> **Work order**
Only the lines below between the ones containing "(2) No two identical" and "Count the licit forms among the following.", inclusive, are to be reproduced, each exactly as it stands.
§
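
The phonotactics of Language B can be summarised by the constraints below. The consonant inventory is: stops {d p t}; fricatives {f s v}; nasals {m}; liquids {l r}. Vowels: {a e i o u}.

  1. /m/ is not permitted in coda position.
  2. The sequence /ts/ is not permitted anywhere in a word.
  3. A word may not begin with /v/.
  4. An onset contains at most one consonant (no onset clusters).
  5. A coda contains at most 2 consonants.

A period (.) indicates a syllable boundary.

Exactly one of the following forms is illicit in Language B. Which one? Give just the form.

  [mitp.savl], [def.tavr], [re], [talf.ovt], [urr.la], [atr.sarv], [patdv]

[patdv]

[mitp.savl] — σ1 onset /m/, coda /tp/ (2C) ok; σ2 onset /s/, coda /vl/ (2C) ok → licit
[def.tavr] — σ1 onset /d/, coda /f/ ok; σ2 onset /t/, coda /vr/ (2C) ok → licit
[re] — σ1 onset /r/, coda /∅/ ok → licit
[talf.ovt] — σ1 onset /t/, coda /lf/ (2C) ok; σ2 onset /∅/, coda /vt/ (2C) ok → licit
[urr.la] — σ1 onset /∅/, coda /rr/ (2C) ok; σ2 onset /l/, coda /∅/ ok → licit
[atr.sarv] — σ1 onset /∅/, coda /tr/ (2C) ok; σ2 onset /s/, coda /rv/ (2C) ok → licit
[patdv] — violates constraint 5: syllable 1 coda /tdv/ has 3 consonants (> 2) → illicit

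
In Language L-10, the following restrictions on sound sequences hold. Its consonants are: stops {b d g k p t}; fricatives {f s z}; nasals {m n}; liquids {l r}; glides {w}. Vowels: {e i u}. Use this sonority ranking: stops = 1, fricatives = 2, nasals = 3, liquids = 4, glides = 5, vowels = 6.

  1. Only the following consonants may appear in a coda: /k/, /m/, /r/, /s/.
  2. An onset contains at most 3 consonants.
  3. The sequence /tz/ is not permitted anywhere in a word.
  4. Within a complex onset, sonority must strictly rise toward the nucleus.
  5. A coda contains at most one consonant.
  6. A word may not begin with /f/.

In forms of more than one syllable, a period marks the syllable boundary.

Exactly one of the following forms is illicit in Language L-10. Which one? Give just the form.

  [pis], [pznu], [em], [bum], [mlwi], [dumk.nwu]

[pis] — σ1 onset /p/, coda /s/ ok → licit
[pznu] — σ1 onset /pzn/ (1→2→3 rises), coda /∅/ ok → licit
[em] — σ1 onset /∅/, coda /m/ ok → licit
[bum] — σ1 onset /b/, coda /m/ ok → licit
[mlwi] — σ1 onset /mlw/ (3→4→5 rises), coda /∅/ ok → licit
[dumk.nwu] — violates constraint 5: syllable 1 coda /mk/ has 2 consonants (> 1) → illicit

[dumk.nwu]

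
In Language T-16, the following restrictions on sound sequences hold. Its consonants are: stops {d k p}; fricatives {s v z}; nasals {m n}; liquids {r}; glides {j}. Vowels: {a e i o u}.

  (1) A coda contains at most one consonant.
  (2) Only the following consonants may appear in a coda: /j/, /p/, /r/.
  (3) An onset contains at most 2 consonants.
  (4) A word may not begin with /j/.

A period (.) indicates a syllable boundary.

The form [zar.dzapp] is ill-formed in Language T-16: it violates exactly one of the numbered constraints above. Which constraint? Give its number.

1

[zar.dzapp]: syllable 2 coda /pp/ has 2 consonants (> 1).
This is a violation of constraint 1: "A coda contains at most one consonant."
The remaining constraints (2, 3, 4) are satisfied.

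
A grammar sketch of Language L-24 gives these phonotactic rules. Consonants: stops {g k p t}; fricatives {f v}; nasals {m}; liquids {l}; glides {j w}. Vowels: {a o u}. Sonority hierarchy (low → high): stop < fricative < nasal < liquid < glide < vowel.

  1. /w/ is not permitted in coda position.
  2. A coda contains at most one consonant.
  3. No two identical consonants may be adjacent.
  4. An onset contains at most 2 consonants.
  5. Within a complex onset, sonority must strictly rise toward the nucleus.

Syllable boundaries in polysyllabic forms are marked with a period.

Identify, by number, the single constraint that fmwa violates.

fmwa: syllable 1 onset /fmw/ has 3 consonants (> 2).
This is a violation of constraint 4: "An onset contains at most 2 consonants."
The remaining constraints (1, 2, 3, 5) are satisfied.

4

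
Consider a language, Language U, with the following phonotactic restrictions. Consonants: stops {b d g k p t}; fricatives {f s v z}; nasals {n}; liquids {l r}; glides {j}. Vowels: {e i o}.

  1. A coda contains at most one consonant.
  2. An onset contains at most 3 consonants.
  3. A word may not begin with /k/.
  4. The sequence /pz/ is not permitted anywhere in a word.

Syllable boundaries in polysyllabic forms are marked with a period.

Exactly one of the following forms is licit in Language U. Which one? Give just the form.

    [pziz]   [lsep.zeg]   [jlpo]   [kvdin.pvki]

[pziz] — violates constraint 4: contains banned sequence /pz/ → illicit
[lsep.zeg] — violates constraint 4: contains banned sequence /pz/ → illicit
[jlpo] — σ1 onset /jlp/ (3C), coda /∅/ ok → licit
[kvdin.pvki] — violates constraint 3: word begins with /k/ → illicit

[jlpo]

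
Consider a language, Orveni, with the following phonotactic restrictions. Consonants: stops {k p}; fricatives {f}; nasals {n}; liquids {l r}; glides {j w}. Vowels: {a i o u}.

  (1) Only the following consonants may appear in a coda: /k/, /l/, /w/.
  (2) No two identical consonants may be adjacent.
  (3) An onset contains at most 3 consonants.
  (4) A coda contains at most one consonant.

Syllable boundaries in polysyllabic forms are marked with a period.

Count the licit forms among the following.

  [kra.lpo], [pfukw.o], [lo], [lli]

[kra.lpo] — σ1 onset /kr/ (2C), coda /∅/ ok; σ2 onset /lp/ (2C), coda /∅/ ok → licit
[pfukw.o] — violates constraint 4: syllable 1 coda /kw/ has 2 consonants (> 1) → illicit
[lo] — σ1 onset /l/, coda /∅/ ok → licit
[lli] — violates constraint 2: adjacent identical consonants /ll/ → illicit
Licit: [kra.lpo], [lo] → 2.

2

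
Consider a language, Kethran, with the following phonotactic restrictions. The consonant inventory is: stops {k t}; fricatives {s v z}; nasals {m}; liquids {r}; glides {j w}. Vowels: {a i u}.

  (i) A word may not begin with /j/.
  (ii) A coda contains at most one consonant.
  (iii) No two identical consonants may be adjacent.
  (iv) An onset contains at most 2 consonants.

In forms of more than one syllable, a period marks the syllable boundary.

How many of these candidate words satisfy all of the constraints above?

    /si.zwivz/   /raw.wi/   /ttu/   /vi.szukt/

0

/si.zwivz/ — violates constraint (ii): syllable 2 coda /vz/ has 2 consonants (> 1) → not permitted
/raw.wi/ — violates constraint (iii): adjacent identical consonants /ww/ → not permitted
/ttu/ — violates constraint (iii): adjacent identical consonants /tt/ → not permitted
/vi.szukt/ — violates constraint (ii): syllable 2 coda /kt/ has 2 consonants (> 1) → not permitted
No form is permitted → 0.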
§
> **Task solution**
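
  (2) No two identical consonants may be adjacent.
  (3) An onset contains at most 3 consonants.
  (4) A coda contains at most one consonant.

Syllable boundaries in polysyllabic forms are marked with a period.

Count the licit forms among the following.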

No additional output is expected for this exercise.